▶ **SUPPLIED DATA**
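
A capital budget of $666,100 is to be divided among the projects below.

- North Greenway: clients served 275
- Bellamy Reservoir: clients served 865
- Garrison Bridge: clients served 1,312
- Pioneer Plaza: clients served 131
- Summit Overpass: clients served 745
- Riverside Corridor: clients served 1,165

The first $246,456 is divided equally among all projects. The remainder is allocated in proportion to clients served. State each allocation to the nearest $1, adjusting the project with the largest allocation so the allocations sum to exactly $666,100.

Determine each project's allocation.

North Greenway: $66,761; Bellamy Reservoir: $121,867; Garrison Bridge: $163,616; Pioneer Plaza: $53,311; Summit Overpass: $110,659; Riverside Corridor: $149,886

First tranche $246,456 split equally: $41,076 each.
Remainder $419,644 by clients served (total 4,493): North Greenway 25,684.87 → $25,685; Bellamy Reservoir 80,790.58 → $80,791; Garrison Bridge 122,540.16 → $122,540; Pioneer Plaza 12,235.34 → $12,235; Summit Overpass 69,582.64 → $69,583; Riverside Corridor 108,810.43 → $108,810.
Totals: North Greenway $41,076 + $25,685 = $66,761; Bellamy Reservoir $41,076 + $80,791 = $121,867; Garrison Bridge $41,076 + $122,540 = $163,616; Pioneer Plaza $41,076 + $12,235 = $53,311; Summit Overpass $41,076 + $69,583 = $110,659; Riverside Corridor $41,076 + $108,810 = $149,886.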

▶ **WORK TO BE COMPLETED**
From the first line to the last, restate the data above exactly.

▶ **RESPONSE FOR THIS EXERCISE**
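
A capital budget of $666,100 is to be divided among the projects below.

- North Greenway: clients served 275
- Bellamy Reservoir: clients served 865
- Garrison Bridge: clients served 1,312
- Pioneer Plaza: clients served 131
- Summit Overpass: clients served 745
- Riverside Corridor: clients served 1,165

The first $246,456 is divided equally among all projects. The remainder is allocated in proportion to clients served. State each allocation to the nearest $1, adjusting the project with the largest allocation so the allocations sum to exactly $666,100.

Determine each project's allocation.

North Greenway: $66,761; Bellamy Reservoir: $121,867; Garrison Bridge: $163,616; Pioneer Plaza: $53,311; Summit Overpass: $110,659; Riverside Corridor: $149,886

First tranche $246,456 split equally: $41,076 each.
Remainder $419,644 by clients served (total 4,493): North Greenway 25,684.87 → $25,685; Bellamy Reservoir 80,790.58 → $80,791; Garrison Bridge 122,540.16 → $122,540; Pioneer Plaza 12,235.34 → $12,235; Summit Overpass 69,582.64 → $69,583; Riverside Corridor 108,810.43 → $108,810.
Totals: North Greenway $41,076 + $25,685 = $66,761; Bellamy Reservoir $41,076 + $80,791 = $121,867; Garrison Bridge $41,076 + $122,540 = $163,616; Pioneer Plaza $41,076 + $12,235 = $53,311; Summit Overpass $41,076 + $69,583 = $110,659; Riverside Corridor $41,076 + $108,810 = $149,886.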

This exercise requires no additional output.